DATA TO EXAMINE: Begin

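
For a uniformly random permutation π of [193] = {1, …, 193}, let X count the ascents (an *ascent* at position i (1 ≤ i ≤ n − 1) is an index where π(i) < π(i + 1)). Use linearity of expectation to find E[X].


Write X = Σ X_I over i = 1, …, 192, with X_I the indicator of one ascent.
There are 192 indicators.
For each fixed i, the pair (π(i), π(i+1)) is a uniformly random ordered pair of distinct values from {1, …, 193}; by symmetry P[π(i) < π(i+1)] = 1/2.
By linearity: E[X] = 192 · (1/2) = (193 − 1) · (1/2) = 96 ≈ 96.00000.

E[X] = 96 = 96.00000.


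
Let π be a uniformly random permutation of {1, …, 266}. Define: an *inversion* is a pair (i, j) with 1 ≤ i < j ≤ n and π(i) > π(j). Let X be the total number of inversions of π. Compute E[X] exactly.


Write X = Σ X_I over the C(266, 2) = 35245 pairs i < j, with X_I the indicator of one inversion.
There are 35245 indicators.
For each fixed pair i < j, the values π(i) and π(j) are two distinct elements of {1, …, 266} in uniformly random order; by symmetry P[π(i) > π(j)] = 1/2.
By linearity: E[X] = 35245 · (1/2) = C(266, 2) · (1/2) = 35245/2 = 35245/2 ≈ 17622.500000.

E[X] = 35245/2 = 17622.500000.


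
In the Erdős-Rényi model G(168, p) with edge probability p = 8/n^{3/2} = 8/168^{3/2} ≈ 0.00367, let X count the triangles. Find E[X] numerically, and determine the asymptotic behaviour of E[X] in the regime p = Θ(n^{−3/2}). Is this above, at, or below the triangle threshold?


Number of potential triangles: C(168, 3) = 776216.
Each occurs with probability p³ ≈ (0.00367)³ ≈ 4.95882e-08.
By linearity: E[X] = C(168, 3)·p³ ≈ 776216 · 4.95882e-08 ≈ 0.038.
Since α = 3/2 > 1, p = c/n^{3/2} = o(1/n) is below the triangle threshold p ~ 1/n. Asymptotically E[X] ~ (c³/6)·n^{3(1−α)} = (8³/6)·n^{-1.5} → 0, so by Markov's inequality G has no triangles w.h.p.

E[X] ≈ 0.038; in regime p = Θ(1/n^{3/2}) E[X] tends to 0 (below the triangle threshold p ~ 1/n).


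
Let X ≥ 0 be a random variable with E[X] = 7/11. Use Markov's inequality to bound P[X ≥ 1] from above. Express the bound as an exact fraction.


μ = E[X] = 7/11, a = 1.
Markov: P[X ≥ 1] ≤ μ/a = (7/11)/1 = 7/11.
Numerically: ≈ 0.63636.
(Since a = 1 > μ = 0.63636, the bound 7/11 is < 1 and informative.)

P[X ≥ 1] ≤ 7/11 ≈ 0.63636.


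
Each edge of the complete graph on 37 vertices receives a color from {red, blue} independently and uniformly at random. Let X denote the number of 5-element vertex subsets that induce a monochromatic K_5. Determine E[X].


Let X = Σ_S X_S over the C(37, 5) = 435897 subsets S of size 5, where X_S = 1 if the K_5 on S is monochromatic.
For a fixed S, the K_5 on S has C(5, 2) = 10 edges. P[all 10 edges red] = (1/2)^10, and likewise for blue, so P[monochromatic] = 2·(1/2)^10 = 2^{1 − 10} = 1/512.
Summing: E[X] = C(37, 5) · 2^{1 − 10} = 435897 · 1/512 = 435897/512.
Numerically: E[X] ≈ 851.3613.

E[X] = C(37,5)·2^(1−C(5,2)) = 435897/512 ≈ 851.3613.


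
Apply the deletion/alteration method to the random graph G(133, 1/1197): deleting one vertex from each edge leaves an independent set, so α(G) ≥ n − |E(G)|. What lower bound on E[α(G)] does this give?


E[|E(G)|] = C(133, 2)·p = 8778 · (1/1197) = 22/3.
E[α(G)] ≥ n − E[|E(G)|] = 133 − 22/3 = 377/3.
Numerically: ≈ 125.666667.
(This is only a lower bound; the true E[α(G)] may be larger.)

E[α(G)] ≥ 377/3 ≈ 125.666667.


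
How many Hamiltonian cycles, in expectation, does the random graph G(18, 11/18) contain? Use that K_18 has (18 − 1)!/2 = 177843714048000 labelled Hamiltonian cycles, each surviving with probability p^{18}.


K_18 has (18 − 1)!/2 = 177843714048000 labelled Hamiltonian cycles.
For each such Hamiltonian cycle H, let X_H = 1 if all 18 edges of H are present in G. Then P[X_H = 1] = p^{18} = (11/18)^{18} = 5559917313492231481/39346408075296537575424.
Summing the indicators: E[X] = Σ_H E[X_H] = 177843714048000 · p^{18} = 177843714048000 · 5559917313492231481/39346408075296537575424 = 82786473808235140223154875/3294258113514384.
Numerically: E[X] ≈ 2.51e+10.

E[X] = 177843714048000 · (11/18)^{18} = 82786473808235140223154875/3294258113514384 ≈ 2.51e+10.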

DATA TO EXAMINE: End

◆ TASK ITEM ◆
Your task is to retype the records above exactly.

◆ FINAL ANSWER ◆
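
For a uniformly random permutation π of [193] = {1, …, 193}, let X count the ascents (an *ascent* at position i (1 ≤ i ≤ n − 1) is an index where π(i) < π(i + 1)). Use linearity of expectation to find E[X].


Write X = Σ X_I over i = 1, …, 192, with X_I the indicator of one ascent.
There are 192 indicators.
For each fixed i, the pair (π(i), π(i+1)) is a uniformly random ordered pair of distinct values from {1, …, 193}; by symmetry P[π(i) < π(i+1)] = 1/2.
By linearity: E[X] = 192 · (1/2) = (193 − 1) · (1/2) = 96 ≈ 96.00000.

E[X] = 96 = 96.00000.


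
Let π be a uniformly random permutation of {1, …, 266}. Define: an *inversion* is a pair (i, j) with 1 ≤ i < j ≤ n and π(i) > π(j). Let X be the total number of inversions of π. Compute E[X] exactly.


Write X = Σ X_I over the C(266, 2) = 35245 pairs i < j, with X_I the indicator of one inversion.
There are 35245 indicators.
For each fixed pair i < j, the values π(i) and π(j) are two distinct elements of {1, …, 266} in uniformly random order; by symmetry P[π(i) > π(j)] = 1/2.
By linearity: E[X] = 35245 · (1/2) = C(266, 2) · (1/2) = 35245/2 = 35245/2 ≈ 17622.500000.

E[X] = 35245/2 = 17622.500000.


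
In the Erdős-Rényi model G(168, p) with edge probability p = 8/n^{3/2} = 8/168^{3/2} ≈ 0.00367, let X count the triangles. Find E[X] numerically, and determine the asymptotic behaviour of E[X] in the regime p = Θ(n^{−3/2}). Is this above, at, or below the triangle threshold?


Number of potential triangles: C(168, 3) = 776216.
Each occurs with probability p³ ≈ (0.00367)³ ≈ 4.95882e-08.
By linearity: E[X] = C(168, 3)·p³ ≈ 776216 · 4.95882e-08 ≈ 0.038.
Since α = 3/2 > 1, p = c/n^{3/2} = o(1/n) is below the triangle threshold p ~ 1/n. Asymptotically E[X] ~ (c³/6)·n^{3(1−α)} = (8³/6)·n^{-1.5} → 0, so by Markov's inequality G has no triangles w.h.p.

E[X] ≈ 0.038; in regime p = Θ(1/n^{3/2}) E[X] tends to 0 (below the triangle threshold p ~ 1/n).


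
Let X ≥ 0 be a random variable with E[X] = 7/11. Use Markov's inequality to bound P[X ≥ 1] from above. Express the bound as an exact fraction.


μ = E[X] = 7/11, a = 1.
Markov: P[X ≥ 1] ≤ μ/a = (7/11)/1 = 7/11.
Numerically: ≈ 0.63636.
(Since a = 1 > μ = 0.63636, the bound 7/11 is < 1 and informative.)

P[X ≥ 1] ≤ 7/11 ≈ 0.63636.


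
Each edge of the complete graph on 37 vertices receives a color from {red, blue} independently and uniformly at random. Let X denote the number of 5-element vertex subsets that induce a monochromatic K_5. Determine E[X].


Let X = Σ_S X_S over the C(37, 5) = 435897 subsets S of size 5, where X_S = 1 if the K_5 on S is monochromatic.
For a fixed S, the K_5 on S has C(5, 2) = 10 edges. P[all 10 edges red] = (1/2)^10, and likewise for blue, so P[monochromatic] = 2·(1/2)^10 = 2^{1 − 10} = 1/512.
Summing: E[X] = C(37, 5) · 2^{1 − 10} = 435897 · 1/512 = 435897/512.
Numerically: E[X] ≈ 851.3613.

E[X] = C(37,5)·2^(1−C(5,2)) = 435897/512 ≈ 851.3613.


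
Apply the deletion/alteration method to the random graph G(133, 1/1197): deleting one vertex from each edge leaves an independent set, so α(G) ≥ n − |E(G)|. What lower bound on E[α(G)] does this give?


E[|E(G)|] = C(133, 2)·p = 8778 · (1/1197) = 22/3.
E[α(G)] ≥ n − E[|E(G)|] = 133 − 22/3 = 377/3.
Numerically: ≈ 125.666667.
(This is only a lower bound; the true E[α(G)] may be larger.)

E[α(G)] ≥ 377/3 ≈ 125.666667.


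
How many Hamiltonian cycles, in expectation, does the random graph G(18, 11/18) contain? Use that K_18 has (18 − 1)!/2 = 177843714048000 labelled Hamiltonian cycles, each surviving with probability p^{18}.


K_18 has (18 − 1)!/2 = 177843714048000 labelled Hamiltonian cycles.
For each such Hamiltonian cycle H, let X_H = 1 if all 18 edges of H are present in G. Then P[X_H = 1] = p^{18} = (11/18)^{18} = 5559917313492231481/39346408075296537575424.
Summing the indicators: E[X] = Σ_H E[X_H] = 177843714048000 · p^{18} = 177843714048000 · 5559917313492231481/39346408075296537575424 = 82786473808235140223154875/3294258113514384.
Numerically: E[X] ≈ 2.51e+10.

E[X] = 177843714048000 · (11/18)^{18} = 82786473808235140223154875/3294258113514384 ≈ 2.51e+10.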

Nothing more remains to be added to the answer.